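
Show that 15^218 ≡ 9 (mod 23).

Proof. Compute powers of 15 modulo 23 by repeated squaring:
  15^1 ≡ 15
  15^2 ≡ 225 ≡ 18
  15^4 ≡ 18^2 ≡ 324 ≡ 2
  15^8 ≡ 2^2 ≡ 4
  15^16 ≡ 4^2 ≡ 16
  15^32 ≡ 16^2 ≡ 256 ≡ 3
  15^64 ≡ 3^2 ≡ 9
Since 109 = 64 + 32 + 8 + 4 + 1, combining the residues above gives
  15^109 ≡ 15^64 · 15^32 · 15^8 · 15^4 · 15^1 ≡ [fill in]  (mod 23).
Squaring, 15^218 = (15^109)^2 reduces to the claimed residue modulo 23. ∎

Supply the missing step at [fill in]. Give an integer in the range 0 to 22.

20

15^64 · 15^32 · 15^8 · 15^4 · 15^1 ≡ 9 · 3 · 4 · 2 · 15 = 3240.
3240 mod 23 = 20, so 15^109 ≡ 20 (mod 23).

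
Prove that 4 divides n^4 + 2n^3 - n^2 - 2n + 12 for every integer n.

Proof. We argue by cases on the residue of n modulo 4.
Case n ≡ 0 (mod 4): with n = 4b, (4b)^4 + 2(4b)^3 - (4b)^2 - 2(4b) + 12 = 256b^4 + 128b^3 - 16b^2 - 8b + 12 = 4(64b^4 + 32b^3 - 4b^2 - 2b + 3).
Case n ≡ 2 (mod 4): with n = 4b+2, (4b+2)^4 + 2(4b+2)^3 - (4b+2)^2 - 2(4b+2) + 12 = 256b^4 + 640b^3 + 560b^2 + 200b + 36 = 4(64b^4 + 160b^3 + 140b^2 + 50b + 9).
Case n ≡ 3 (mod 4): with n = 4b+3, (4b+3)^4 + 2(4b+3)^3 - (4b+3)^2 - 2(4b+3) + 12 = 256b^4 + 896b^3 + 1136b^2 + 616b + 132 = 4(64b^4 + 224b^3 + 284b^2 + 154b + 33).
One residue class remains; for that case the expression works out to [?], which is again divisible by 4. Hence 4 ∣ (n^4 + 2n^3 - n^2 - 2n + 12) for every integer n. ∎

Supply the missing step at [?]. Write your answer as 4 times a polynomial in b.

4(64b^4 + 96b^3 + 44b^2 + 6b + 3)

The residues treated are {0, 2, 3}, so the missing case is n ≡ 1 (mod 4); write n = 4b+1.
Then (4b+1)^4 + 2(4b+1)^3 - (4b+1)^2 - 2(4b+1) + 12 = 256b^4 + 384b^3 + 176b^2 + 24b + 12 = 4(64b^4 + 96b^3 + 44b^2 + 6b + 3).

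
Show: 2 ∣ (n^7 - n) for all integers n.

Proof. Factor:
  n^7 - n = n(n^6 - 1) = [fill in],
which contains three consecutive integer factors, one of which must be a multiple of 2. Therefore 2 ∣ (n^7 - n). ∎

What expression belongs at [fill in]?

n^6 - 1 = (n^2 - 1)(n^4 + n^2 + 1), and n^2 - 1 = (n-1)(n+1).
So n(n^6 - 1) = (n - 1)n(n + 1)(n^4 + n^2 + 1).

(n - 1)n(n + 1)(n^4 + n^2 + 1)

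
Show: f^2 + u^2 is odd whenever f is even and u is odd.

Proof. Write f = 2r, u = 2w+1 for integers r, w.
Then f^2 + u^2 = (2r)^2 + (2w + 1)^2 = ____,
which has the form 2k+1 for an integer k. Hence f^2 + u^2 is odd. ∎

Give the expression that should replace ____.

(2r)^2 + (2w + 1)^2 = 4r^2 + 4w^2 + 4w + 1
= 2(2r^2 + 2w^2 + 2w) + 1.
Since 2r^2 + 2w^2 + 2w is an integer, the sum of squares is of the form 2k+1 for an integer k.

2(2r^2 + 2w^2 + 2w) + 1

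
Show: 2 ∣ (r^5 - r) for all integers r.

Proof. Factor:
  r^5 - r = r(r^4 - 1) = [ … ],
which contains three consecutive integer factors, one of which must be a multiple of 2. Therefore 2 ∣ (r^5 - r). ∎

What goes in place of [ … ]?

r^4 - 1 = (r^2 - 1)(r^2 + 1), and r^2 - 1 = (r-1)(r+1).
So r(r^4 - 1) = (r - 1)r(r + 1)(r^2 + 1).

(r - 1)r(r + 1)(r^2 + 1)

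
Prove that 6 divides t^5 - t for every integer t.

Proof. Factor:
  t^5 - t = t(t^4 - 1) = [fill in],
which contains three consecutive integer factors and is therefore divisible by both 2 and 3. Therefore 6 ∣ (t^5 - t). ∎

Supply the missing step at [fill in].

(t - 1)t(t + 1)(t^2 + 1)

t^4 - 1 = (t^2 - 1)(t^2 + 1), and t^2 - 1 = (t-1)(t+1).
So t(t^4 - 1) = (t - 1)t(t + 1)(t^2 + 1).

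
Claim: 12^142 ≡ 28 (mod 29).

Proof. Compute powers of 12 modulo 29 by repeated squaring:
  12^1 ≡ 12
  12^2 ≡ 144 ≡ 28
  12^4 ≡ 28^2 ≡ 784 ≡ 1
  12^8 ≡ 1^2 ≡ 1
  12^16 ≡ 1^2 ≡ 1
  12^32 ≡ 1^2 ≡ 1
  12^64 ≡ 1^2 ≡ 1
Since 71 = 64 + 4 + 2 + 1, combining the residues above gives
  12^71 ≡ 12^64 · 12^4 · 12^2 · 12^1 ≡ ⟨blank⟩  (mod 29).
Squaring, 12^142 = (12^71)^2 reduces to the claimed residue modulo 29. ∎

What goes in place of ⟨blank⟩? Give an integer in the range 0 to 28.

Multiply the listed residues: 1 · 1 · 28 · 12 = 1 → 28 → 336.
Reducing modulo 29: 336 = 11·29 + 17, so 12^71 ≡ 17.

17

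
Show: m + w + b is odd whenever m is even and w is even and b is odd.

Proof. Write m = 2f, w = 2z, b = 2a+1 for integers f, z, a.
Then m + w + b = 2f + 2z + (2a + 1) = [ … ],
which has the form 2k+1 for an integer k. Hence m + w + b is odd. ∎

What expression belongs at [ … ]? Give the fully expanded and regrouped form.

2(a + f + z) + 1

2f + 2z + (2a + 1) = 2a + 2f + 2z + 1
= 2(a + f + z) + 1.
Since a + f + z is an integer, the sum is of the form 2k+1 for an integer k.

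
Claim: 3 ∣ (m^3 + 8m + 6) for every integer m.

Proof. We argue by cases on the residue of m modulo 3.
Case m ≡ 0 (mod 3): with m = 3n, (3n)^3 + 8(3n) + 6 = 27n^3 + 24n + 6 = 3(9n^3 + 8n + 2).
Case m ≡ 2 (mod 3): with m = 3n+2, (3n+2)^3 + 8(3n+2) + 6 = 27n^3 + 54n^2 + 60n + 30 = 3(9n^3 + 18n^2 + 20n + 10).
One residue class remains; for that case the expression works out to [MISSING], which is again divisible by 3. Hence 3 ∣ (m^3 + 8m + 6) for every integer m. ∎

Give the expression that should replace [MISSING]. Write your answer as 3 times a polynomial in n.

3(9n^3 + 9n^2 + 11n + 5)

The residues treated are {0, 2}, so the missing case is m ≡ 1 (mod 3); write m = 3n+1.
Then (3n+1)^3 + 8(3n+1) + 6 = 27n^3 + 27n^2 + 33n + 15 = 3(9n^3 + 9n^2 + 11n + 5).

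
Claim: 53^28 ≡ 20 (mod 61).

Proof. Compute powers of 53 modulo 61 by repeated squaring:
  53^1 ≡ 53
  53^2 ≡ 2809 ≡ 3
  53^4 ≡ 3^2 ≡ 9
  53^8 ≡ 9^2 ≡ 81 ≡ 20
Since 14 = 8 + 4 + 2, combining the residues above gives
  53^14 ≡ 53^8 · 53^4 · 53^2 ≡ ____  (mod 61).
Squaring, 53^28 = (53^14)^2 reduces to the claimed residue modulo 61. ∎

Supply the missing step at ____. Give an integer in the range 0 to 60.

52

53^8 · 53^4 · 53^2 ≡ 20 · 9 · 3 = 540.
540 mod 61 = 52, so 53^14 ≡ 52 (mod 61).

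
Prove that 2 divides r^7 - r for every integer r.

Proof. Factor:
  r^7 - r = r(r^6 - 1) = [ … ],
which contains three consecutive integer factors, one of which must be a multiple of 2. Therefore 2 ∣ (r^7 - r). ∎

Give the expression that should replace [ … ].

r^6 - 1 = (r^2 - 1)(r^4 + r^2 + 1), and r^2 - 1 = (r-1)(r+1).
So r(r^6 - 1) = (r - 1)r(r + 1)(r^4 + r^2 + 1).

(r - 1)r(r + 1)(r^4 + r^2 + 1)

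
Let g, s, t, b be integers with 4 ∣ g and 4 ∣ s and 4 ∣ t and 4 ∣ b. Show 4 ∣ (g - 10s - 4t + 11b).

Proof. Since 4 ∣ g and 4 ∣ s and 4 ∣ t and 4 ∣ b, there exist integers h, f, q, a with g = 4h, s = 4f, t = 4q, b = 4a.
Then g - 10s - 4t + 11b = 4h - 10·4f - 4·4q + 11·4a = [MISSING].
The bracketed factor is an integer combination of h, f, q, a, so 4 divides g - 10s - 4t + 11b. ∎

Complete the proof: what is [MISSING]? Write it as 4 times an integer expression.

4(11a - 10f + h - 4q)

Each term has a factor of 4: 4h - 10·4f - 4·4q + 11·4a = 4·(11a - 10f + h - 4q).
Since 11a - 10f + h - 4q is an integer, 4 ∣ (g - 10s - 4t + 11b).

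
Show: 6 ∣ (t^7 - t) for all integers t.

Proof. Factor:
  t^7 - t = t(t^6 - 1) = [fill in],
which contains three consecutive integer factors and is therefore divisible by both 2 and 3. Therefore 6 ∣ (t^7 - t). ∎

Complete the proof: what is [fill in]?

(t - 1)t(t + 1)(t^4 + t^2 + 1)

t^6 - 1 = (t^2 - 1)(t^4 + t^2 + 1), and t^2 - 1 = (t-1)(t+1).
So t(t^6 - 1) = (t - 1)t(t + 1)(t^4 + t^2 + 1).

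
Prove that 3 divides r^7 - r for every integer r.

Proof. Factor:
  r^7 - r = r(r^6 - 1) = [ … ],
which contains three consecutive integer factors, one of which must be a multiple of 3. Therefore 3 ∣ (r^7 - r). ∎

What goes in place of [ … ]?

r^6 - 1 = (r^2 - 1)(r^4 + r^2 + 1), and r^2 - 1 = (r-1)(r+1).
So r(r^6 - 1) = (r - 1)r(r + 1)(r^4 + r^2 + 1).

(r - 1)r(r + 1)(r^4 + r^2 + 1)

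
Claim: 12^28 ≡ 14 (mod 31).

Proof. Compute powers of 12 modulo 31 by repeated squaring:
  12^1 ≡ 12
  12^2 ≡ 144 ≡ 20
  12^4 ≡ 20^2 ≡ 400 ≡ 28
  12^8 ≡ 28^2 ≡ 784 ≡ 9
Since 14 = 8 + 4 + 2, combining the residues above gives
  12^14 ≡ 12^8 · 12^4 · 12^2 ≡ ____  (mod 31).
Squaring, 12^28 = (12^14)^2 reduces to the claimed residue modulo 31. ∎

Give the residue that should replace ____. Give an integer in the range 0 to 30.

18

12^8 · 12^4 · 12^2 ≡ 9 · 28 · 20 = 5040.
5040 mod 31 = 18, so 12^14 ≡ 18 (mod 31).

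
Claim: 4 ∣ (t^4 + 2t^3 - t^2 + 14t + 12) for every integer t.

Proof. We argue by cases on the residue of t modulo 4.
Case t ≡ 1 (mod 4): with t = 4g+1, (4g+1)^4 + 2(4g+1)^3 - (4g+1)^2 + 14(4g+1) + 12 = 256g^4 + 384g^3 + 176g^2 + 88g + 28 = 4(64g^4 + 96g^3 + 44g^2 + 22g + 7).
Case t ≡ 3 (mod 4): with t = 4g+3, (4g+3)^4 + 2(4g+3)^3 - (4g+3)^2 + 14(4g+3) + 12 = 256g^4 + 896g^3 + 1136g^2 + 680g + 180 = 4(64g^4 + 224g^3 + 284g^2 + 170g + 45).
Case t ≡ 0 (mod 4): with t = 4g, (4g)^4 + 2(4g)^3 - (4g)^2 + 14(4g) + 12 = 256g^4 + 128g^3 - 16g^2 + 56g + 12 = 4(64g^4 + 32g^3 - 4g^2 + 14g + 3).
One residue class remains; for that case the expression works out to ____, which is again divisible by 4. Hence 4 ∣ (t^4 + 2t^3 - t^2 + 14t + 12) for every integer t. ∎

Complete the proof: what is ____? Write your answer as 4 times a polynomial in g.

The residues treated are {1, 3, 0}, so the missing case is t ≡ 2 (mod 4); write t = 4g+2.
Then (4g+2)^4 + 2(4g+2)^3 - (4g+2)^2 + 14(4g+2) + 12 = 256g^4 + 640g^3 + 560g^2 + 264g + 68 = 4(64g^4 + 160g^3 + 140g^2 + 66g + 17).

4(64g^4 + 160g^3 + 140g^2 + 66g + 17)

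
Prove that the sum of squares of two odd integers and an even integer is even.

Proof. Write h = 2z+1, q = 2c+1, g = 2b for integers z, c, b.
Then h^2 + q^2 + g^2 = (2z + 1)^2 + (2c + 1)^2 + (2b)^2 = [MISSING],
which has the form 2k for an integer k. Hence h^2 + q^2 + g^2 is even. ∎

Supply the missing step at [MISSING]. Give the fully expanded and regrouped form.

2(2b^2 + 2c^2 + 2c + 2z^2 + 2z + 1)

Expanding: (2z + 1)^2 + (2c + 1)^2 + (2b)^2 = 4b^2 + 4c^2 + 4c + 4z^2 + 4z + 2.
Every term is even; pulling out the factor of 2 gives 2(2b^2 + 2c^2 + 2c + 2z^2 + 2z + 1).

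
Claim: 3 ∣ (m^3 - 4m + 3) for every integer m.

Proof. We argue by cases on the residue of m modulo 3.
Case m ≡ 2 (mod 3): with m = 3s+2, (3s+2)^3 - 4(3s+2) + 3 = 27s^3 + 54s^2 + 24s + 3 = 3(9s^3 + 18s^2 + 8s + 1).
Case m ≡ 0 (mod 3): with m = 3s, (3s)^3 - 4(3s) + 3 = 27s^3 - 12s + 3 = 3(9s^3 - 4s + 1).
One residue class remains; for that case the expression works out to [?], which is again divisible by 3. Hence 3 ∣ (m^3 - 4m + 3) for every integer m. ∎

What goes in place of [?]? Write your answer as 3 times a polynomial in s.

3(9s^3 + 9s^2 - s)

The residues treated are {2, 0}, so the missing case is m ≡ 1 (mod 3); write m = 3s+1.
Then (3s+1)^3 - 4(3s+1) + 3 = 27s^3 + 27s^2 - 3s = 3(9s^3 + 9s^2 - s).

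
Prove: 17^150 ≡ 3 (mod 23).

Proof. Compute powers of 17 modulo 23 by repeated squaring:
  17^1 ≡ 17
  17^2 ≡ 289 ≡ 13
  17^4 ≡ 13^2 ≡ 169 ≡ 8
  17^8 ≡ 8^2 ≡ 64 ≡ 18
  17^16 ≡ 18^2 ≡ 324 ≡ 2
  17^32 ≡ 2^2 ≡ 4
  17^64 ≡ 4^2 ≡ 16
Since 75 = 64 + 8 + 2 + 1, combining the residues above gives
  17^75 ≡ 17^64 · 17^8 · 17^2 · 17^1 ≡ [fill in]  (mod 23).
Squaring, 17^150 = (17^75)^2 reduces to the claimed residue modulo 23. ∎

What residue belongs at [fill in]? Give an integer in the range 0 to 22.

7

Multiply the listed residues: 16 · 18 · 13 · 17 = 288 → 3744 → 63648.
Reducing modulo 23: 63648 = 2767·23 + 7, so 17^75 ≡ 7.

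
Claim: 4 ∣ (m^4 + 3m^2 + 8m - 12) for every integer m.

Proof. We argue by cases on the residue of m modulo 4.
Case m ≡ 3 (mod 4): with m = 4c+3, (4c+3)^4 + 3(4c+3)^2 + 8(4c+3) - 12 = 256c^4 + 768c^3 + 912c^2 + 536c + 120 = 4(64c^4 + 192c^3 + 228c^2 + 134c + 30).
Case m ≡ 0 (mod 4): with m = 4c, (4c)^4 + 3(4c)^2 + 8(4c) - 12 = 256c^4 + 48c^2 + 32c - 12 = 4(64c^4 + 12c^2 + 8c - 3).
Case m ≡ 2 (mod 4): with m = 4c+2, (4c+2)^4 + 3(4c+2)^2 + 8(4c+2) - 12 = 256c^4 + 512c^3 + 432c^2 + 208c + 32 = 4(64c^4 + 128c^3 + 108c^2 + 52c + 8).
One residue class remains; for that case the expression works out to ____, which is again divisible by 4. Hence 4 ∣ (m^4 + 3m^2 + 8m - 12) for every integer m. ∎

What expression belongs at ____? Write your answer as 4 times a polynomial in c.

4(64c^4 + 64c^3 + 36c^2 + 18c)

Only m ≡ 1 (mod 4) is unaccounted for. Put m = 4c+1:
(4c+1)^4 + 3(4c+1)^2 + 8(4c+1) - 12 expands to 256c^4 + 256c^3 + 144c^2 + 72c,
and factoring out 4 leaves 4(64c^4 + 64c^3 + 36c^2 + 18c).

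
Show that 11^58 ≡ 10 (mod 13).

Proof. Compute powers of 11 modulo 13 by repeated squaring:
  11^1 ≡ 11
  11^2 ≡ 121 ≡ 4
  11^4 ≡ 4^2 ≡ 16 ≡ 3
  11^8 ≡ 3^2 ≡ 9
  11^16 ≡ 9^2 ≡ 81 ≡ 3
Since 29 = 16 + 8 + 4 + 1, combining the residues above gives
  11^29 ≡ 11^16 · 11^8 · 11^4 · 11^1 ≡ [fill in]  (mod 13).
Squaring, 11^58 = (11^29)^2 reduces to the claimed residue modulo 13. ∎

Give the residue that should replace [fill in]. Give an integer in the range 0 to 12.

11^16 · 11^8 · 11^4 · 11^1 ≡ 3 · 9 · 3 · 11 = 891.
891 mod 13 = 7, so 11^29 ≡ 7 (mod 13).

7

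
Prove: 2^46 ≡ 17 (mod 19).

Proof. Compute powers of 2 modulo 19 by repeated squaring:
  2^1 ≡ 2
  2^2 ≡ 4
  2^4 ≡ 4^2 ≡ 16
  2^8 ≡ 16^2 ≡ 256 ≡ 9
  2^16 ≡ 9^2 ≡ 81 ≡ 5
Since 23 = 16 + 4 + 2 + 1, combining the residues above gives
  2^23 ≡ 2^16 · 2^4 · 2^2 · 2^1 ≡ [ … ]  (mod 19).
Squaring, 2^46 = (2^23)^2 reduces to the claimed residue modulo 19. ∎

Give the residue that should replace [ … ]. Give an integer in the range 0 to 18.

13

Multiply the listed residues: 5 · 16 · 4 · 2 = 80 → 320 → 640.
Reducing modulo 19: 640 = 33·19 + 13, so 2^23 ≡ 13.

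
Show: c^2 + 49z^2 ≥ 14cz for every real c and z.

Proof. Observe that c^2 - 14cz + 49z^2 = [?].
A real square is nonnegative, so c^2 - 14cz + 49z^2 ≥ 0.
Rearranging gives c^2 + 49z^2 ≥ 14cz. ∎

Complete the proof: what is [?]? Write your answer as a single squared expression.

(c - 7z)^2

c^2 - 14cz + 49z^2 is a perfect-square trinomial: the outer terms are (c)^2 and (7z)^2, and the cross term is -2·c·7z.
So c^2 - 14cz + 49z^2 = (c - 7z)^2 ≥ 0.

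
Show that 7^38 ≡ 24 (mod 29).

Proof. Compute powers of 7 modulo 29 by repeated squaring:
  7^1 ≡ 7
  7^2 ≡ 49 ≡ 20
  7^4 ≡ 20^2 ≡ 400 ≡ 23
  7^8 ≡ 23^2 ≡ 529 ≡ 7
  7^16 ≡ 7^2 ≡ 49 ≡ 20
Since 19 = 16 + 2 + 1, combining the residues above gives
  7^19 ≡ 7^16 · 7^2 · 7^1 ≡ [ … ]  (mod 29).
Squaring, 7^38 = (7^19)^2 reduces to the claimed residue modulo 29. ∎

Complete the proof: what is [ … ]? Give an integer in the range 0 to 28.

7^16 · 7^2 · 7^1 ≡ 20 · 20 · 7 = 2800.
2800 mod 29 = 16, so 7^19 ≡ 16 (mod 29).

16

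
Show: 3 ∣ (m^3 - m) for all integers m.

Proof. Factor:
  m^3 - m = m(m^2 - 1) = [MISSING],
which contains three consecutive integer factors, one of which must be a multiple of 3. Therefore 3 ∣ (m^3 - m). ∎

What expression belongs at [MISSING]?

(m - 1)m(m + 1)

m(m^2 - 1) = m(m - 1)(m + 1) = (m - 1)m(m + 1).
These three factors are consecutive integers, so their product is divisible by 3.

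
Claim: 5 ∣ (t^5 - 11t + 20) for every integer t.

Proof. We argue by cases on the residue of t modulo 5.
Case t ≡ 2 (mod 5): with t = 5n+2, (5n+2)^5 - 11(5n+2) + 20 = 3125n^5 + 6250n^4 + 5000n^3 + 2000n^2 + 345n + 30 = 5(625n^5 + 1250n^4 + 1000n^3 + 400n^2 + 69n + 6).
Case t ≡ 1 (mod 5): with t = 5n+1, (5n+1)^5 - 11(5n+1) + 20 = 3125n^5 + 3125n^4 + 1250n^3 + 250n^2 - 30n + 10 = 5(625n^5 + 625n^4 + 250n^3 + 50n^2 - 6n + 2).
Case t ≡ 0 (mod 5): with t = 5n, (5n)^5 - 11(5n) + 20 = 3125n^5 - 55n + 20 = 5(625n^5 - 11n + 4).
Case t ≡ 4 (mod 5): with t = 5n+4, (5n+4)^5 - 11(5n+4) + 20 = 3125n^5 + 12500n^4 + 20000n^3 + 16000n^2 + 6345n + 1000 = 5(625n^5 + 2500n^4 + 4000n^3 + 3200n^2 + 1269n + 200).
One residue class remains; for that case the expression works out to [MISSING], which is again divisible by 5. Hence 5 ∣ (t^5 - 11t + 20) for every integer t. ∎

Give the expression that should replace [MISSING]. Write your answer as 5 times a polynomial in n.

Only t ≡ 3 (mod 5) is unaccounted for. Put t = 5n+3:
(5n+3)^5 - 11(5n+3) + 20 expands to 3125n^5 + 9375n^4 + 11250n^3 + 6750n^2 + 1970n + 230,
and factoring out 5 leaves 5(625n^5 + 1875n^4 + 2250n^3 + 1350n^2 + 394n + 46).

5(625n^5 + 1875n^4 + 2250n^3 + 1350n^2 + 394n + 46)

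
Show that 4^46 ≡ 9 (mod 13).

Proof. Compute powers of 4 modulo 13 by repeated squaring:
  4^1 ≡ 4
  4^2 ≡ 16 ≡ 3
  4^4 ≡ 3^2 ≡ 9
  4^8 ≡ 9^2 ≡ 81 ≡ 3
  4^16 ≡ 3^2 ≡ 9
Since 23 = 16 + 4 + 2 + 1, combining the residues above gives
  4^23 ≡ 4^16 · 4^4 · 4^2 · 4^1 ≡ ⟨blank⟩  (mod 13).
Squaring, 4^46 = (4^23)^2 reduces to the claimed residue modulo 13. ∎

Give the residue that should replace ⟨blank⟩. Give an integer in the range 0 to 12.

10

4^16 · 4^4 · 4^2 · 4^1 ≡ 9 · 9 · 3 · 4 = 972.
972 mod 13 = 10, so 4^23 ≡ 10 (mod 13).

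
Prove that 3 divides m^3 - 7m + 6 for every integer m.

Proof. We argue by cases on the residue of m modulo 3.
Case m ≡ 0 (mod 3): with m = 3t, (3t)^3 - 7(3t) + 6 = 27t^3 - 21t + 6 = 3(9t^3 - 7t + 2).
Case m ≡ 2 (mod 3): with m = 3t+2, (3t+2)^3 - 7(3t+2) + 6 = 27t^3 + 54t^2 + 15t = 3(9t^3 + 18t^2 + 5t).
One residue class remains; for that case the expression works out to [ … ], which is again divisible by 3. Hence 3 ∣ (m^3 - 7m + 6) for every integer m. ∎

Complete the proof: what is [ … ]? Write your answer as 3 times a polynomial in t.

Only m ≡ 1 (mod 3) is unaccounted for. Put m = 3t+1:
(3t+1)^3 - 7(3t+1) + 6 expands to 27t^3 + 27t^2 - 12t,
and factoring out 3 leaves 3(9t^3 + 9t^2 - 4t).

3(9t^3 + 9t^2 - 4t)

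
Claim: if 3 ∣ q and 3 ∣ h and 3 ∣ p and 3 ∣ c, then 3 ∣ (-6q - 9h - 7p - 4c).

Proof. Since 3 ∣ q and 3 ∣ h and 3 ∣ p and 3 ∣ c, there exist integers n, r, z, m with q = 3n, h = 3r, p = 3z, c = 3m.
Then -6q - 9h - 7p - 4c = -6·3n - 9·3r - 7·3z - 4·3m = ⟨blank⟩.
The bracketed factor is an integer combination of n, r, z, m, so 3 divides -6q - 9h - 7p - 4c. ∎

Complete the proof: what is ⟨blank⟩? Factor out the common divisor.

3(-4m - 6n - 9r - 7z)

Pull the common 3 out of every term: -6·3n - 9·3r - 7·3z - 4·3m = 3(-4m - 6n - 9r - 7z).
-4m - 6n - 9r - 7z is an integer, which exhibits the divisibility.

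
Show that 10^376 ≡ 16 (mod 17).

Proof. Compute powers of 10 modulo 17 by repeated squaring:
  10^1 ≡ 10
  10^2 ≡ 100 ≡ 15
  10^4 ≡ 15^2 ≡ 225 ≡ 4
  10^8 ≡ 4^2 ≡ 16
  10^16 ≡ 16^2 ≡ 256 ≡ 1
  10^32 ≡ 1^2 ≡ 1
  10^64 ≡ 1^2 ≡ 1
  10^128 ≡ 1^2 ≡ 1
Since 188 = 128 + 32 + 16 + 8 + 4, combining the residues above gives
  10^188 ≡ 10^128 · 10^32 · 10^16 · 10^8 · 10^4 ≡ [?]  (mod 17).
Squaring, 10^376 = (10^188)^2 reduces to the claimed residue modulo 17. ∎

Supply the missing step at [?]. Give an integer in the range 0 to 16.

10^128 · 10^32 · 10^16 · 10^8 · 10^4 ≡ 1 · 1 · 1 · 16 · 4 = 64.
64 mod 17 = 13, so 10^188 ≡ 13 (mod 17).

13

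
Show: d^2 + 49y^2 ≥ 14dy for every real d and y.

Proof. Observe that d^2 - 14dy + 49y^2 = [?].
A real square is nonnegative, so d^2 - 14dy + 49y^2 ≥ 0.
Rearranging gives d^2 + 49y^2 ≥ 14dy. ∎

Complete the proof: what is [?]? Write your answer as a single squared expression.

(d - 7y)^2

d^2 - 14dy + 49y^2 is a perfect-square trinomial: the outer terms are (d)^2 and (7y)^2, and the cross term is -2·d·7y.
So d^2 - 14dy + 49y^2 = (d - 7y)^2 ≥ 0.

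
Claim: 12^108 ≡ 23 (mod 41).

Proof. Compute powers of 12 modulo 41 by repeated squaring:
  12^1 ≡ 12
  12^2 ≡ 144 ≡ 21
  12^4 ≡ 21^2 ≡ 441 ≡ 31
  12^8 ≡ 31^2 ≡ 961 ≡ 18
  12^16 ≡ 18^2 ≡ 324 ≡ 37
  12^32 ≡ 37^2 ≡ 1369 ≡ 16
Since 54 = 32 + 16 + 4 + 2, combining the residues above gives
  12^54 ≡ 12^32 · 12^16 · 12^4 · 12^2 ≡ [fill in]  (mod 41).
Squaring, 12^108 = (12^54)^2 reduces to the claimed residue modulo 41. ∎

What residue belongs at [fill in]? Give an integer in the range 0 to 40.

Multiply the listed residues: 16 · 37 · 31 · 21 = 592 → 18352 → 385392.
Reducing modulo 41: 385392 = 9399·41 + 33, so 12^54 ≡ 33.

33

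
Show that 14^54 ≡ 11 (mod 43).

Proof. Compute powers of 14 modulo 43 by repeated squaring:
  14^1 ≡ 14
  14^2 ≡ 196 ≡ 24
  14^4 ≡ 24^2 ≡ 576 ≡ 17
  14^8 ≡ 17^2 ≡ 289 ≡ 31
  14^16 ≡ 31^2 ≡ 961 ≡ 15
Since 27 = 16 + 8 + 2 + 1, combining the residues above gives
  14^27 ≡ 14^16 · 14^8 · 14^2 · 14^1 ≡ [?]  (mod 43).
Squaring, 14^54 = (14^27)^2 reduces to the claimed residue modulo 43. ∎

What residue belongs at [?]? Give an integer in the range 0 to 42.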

* WHAT TO DO *
Write out exactly the lines between the start of the entries and the line containing "15^64 ≡ 3^2 ≡ 9", including that line and the first one.

* YOUR RESPONSE *
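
Show that 15^218 ≡ 9 (mod 23).

Proof. Compute powers of 15 modulo 23 by repeated squaring:
  15^1 ≡ 15
  15^2 ≡ 225 ≡ 18
  15^4 ≡ 18^2 ≡ 324 ≡ 2
  15^8 ≡ 2^2 ≡ 4
  15^16 ≡ 4^2 ≡ 16
  15^32 ≡ 16^2 ≡ 256 ≡ 3
  15^64 ≡ 3^2 ≡ 9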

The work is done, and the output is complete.